Records for processing →
[Start of Attachment]
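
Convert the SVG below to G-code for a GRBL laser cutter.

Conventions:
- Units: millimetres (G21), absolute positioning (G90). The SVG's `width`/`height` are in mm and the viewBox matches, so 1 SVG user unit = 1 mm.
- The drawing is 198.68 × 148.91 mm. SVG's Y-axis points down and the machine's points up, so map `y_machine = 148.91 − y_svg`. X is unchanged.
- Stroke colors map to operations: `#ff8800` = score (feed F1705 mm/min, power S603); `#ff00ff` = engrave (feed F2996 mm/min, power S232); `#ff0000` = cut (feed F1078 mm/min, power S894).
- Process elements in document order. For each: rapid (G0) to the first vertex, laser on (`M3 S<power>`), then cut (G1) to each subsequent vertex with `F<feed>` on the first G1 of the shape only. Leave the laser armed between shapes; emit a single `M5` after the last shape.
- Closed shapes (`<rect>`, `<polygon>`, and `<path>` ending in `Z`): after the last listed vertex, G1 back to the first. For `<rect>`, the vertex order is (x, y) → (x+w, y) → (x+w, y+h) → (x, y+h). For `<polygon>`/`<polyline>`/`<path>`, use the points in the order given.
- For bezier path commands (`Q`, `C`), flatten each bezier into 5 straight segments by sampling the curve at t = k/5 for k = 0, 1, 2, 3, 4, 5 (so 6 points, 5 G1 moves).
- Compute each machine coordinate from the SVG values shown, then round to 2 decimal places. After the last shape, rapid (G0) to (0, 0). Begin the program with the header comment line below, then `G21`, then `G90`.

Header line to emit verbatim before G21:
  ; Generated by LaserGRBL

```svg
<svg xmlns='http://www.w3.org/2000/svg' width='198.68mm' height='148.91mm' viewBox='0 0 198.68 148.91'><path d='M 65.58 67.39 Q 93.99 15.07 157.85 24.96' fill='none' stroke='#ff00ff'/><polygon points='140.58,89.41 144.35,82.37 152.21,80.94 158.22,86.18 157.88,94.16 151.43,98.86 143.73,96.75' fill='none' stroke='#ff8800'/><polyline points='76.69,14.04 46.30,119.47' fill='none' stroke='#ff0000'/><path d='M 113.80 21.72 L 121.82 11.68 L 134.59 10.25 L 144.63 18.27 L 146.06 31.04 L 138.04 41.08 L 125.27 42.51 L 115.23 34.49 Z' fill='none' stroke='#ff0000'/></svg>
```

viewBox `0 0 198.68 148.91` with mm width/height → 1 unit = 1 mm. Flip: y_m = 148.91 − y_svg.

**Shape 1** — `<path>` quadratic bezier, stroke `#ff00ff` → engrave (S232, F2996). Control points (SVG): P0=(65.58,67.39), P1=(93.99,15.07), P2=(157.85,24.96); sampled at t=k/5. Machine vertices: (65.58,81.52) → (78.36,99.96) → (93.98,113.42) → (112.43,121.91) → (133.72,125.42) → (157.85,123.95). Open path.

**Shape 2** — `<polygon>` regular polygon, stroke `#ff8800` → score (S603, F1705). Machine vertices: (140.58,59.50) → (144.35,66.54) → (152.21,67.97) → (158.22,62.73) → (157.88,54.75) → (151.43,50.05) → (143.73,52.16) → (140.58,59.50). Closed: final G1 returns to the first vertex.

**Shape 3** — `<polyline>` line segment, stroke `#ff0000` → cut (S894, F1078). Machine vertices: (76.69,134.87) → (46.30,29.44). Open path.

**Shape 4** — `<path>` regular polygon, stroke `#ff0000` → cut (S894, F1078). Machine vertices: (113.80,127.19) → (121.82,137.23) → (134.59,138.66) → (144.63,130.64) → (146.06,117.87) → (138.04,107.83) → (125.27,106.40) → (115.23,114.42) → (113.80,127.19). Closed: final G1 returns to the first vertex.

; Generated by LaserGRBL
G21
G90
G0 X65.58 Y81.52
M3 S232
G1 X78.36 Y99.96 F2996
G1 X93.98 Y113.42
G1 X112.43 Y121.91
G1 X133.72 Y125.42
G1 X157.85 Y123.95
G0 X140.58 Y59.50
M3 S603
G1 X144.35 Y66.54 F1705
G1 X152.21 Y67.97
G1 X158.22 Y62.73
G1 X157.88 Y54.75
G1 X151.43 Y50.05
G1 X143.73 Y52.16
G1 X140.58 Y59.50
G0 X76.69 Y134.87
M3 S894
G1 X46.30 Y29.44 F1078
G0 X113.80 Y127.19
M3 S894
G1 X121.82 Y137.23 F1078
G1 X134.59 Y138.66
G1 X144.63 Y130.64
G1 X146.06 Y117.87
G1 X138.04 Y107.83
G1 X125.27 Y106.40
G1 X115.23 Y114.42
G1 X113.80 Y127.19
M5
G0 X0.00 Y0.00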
[End of Attachment]
[Start of Attachment]
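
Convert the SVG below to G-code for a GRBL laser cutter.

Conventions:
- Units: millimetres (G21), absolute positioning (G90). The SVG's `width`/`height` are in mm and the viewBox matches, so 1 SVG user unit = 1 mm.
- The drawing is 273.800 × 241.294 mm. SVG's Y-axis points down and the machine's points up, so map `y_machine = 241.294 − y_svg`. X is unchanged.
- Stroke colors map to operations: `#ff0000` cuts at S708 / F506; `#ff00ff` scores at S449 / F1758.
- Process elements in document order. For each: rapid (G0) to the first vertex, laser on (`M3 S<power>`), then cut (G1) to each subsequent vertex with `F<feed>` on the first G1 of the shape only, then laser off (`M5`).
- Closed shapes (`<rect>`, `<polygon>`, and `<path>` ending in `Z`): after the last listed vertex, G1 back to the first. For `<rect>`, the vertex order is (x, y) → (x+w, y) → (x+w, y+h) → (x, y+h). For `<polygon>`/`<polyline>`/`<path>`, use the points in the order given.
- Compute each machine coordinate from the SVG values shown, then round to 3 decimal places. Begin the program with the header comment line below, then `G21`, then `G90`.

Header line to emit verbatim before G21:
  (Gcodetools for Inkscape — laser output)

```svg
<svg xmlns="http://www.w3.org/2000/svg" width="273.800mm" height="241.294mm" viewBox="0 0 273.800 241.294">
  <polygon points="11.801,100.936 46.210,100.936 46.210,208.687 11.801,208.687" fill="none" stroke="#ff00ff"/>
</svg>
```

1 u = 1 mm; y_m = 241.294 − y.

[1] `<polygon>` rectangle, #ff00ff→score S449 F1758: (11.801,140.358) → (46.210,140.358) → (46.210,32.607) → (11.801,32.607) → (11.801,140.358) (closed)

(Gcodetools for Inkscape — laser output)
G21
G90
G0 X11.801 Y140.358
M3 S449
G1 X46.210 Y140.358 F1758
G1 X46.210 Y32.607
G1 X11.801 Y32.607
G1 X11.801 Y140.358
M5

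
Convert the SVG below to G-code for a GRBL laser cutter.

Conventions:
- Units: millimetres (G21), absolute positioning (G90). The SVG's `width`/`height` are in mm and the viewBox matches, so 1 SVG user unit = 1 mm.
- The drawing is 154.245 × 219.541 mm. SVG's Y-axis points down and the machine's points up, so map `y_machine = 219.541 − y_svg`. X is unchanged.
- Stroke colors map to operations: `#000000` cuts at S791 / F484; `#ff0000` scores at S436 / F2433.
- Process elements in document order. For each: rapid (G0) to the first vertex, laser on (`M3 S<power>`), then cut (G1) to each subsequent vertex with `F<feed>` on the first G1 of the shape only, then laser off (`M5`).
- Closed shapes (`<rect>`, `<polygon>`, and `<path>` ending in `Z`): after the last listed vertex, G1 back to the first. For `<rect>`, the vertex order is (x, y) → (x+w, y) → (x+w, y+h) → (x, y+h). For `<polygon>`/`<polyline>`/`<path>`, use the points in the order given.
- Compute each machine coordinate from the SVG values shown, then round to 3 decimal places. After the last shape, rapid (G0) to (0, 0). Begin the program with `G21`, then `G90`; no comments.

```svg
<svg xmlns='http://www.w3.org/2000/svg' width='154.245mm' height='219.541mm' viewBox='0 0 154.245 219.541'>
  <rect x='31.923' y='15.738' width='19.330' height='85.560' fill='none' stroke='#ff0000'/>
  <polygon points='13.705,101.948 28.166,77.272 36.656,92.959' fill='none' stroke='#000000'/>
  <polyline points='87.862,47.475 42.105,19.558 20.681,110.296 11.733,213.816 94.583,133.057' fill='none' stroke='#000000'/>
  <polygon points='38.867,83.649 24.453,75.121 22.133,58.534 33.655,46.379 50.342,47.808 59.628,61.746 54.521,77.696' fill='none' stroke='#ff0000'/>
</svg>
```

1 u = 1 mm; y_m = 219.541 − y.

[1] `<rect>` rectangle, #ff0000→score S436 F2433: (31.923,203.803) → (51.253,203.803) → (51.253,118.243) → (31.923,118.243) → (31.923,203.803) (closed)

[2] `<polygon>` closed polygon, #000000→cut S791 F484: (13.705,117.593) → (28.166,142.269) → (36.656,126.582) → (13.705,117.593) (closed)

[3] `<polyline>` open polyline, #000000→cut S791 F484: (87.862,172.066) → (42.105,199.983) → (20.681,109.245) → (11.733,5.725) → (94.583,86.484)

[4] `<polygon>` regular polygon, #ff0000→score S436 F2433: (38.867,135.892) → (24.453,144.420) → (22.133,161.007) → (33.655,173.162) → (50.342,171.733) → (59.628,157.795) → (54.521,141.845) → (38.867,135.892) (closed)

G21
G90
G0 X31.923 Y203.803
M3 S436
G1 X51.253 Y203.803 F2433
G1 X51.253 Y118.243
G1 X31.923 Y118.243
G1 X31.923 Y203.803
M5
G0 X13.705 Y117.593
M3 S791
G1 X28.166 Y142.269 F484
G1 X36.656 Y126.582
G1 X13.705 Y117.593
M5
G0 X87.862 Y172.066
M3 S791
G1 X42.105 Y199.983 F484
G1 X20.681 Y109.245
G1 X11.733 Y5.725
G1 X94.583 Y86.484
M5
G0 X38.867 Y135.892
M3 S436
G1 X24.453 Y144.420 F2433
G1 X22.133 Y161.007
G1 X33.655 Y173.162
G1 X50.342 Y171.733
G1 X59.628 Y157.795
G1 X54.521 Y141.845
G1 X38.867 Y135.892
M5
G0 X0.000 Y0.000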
[End of Attachment]
[Start of Attachment]
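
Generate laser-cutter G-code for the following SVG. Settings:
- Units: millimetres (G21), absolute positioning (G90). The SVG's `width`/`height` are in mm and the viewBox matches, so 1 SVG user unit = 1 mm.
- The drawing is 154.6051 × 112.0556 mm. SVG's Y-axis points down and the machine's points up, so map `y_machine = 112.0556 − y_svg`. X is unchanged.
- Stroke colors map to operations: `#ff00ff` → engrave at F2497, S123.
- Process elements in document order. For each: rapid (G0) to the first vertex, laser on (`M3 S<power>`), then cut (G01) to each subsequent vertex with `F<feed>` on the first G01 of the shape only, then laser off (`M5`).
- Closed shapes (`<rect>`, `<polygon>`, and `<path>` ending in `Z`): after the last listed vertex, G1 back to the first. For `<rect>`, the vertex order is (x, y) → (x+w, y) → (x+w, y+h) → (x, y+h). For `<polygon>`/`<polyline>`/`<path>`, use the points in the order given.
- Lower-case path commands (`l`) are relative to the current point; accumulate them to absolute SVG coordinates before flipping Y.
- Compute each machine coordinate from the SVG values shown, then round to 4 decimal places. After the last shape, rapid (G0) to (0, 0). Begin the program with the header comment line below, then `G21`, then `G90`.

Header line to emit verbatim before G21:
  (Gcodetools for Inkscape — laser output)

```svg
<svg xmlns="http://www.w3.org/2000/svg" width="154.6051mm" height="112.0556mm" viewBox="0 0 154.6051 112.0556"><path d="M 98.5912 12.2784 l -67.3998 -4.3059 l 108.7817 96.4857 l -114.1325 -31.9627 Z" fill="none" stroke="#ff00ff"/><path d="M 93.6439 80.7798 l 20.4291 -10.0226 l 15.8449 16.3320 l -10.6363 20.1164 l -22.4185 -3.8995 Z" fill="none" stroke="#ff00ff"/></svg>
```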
[End of Attachment]
Return every line of the data above in which "none" appears.

Answer →
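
<svg xmlns='http://www.w3.org/2000/svg' width='198.68mm' height='148.91mm' viewBox='0 0 198.68 148.91'><path d='M 65.58 67.39 Q 93.99 15.07 157.85 24.96' fill='none' stroke='#ff00ff'/><polygon points='140.58,89.41 144.35,82.37 152.21,80.94 158.22,86.18 157.88,94.16 151.43,98.86 143.73,96.75' fill='none' stroke='#ff8800'/><polyline points='76.69,14.04 46.30,119.47' fill='none' stroke='#ff0000'/><path d='M 113.80 21.72 L 121.82 11.68 L 134.59 10.25 L 144.63 18.27 L 146.06 31.04 L 138.04 41.08 L 125.27 42.51 L 115.23 34.49 Z' fill='none' stroke='#ff0000'/></svg>
  <polygon points="11.801,100.936 46.210,100.936 46.210,208.687 11.801,208.687" fill="none" stroke="#ff00ff"/>
  <rect x='31.923' y='15.738' width='19.330' height='85.560' fill='none' stroke='#ff0000'/>
  <polygon points='13.705,101.948 28.166,77.272 36.656,92.959' fill='none' stroke='#000000'/>
  <polyline points='87.862,47.475 42.105,19.558 20.681,110.296 11.733,213.816 94.583,133.057' fill='none' stroke='#000000'/>
  <polygon points='38.867,83.649 24.453,75.121 22.133,58.534 33.655,46.379 50.342,47.808 59.628,61.746 54.521,77.696' fill='none' stroke='#ff0000'/>
<svg xmlns="http://www.w3.org/2000/svg" width="154.6051mm" height="112.0556mm" viewBox="0 0 154.6051 112.0556"><path d="M 98.5912 12.2784 l -67.3998 -4.3059 l 108.7817 96.4857 l -114.1325 -31.9627 Z" fill="none" stroke="#ff00ff"/><path d="M 93.6439 80.7798 l 20.4291 -10.0226 l 15.8449 16.3320 l -10.6363 20.1164 l -22.4185 -3.8995 Z" fill="none" stroke="#ff00ff"/></svg>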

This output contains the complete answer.